Give back the line that contains "Apply the Classical" and every following line, exactly as they appear, through the end of the data.

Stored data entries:
---------------

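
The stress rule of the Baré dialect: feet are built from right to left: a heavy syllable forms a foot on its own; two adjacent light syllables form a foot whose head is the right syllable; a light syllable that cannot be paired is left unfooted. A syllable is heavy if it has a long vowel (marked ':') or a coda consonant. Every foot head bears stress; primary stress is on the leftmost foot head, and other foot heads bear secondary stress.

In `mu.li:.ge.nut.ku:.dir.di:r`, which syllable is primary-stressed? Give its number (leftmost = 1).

Weights: 1 mu L, 2 li: H, 3 ge L, 4 nut H, 5 ku: H, 6 dir H, 7 di:r H.
Parse right to left (heavy = foot alone; LL = one foot; stranded L unfooted): mu (ˈli:) ge (ˈnut) (ˈku:) (ˈdir) (ˈdi:r).
Foot heads: 2, 4, 5, 6, 7.
Primary stress on the leftmost head = syllable 2.
Primary stress: syllable 2 → mu.ˈli:.ge.nut.ku:.dir.di:r.

2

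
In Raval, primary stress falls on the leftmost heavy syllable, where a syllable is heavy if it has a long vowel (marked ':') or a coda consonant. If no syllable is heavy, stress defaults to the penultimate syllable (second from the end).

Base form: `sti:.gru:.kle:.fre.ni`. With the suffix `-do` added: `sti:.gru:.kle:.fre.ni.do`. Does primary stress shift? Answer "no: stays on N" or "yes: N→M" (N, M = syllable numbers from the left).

no: stays on 1

Base `sti:.gru:.kle:.fre.ni` (5 syllables):
  Weights: 1 sti: H, 2 gru: H, 3 kle: H, 4 fre L, 5 ni L.
  Heavy syllables in the domain: 1, 2, 3. The leftmost is syllable 1 (sti:).
  → primary stress on syllable 1.
Suffixed `sti:.gru:.kle:.fre.ni.do` (6 syllables):
  Weights: 1 sti: H, 2 gru: H, 3 kle: H, 4 fre L, 5 ni L, 6 do L.
  Heavy syllables in the domain: 1, 2, 3. The leftmost is syllable 1 (sti:).
  → primary stress on syllable 1.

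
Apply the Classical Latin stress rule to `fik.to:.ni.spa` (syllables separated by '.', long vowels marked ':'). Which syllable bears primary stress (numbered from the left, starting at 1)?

2

Classical Latin: stress the penult if heavy (long vowel or closed), else the antepenult.
Weights: 2 to: H, 3 ni L, 4 spa L.
The penult (syllable 3, ni) is light, so stress falls on the antepenult (syllable 2, to:).
Stress on syllable 2: fik.ˈto:.ni.spa.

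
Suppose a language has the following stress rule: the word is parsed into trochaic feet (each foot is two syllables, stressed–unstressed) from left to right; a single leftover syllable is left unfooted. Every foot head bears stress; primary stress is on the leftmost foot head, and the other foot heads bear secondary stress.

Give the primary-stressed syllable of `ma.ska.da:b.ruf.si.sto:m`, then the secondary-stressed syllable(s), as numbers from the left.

Parse left to right into trochaic (ˈσσ) feet: (ˈma.ska) (ˈda:b.ruf) (ˈsi.sto:m).
Foot heads (stressed positions): 1, 3, 5.
End Rule Leftmost: primary stress on the leftmost head = syllable 1.
Secondary stress on 3, 5: ˈma.ska.ˌda:b.ruf.ˌsi.sto:m.

primary 1, secondary 3, 5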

---------------

## EXERCISE OUTPUT
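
Apply the Classical Latin stress rule to `fik.to:.ni.spa` (syllables separated by '.', long vowels marked ':'). Which syllable bears primary stress (numbered from the left, starting at 1)?

2

Classical Latin: stress the penult if heavy (long vowel or closed), else the antepenult.
Weights: 2 to: H, 3 ni L, 4 spa L.
The penult (syllable 3, ni) is light, so stress falls on the antepenult (syllable 2, to:).
Stress on syllable 2: fik.ˈto:.ni.spa.

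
Suppose a language has the following stress rule: the word is parsed into trochaic feet (each foot is two syllables, stressed–unstressed) from left to right; a single leftover syllable is left unfooted. Every foot head bears stress; primary stress is on the leftmost foot head, and the other foot heads bear secondary stress.

Give the primary-stressed syllable of `ma.ska.da:b.ruf.si.sto:m`, then the secondary-stressed syllable(s), as numbers from the left.

Parse left to right into trochaic (ˈσσ) feet: (ˈma.ska) (ˈda:b.ruf) (ˈsi.sto:m).
Foot heads (stressed positions): 1, 3, 5.
End Rule Leftmost: primary stress on the leftmost head = syllable 1.
Secondary stress on 3, 5: ˈma.ska.ˌda:b.ruf.ˌsi.sto:m.

primary 1, secondary 3, 5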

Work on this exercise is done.